━━ Dataset excerpts

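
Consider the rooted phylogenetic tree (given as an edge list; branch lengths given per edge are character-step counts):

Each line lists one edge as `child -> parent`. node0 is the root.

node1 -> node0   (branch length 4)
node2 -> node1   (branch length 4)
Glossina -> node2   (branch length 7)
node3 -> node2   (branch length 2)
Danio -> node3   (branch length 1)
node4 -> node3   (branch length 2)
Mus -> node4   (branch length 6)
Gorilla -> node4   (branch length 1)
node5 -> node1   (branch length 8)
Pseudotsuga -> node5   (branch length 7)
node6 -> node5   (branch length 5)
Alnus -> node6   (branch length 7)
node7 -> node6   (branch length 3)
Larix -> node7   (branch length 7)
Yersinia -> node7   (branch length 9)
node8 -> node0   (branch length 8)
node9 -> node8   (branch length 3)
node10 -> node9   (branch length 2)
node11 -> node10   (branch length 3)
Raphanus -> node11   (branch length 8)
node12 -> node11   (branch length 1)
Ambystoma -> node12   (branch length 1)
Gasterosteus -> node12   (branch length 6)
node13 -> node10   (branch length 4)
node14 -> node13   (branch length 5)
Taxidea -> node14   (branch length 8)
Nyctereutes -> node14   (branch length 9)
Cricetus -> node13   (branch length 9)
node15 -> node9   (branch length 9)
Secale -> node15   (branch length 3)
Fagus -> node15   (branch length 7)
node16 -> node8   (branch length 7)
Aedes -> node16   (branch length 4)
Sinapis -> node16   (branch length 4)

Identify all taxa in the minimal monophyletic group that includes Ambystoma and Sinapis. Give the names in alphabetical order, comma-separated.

Aedes, Ambystoma, Cricetus, Fagus, Gasterosteus, Nyctereutes, Raphanus, Secale, Sinapis, Taxidea

Tracing Ambystoma: it sits inside (Ambystoma,Gasterosteus).
Tracing Sinapis: it sits inside (Aedes,Sinapis).
The smallest clade enclosing both is ((((Raphanus,(Ambystoma,Gasterosteus)),((Taxidea,Nyctereutes),Cricetus)),(Secale,Fagus)),(Aedes,Sinapis)); the answer is its 10 terminal taxa in alphabetical order.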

━━━━

▸ What you will do
What number of lines in the records hold "edge"? Reply with that number alone.

▸ Result of the exercise
2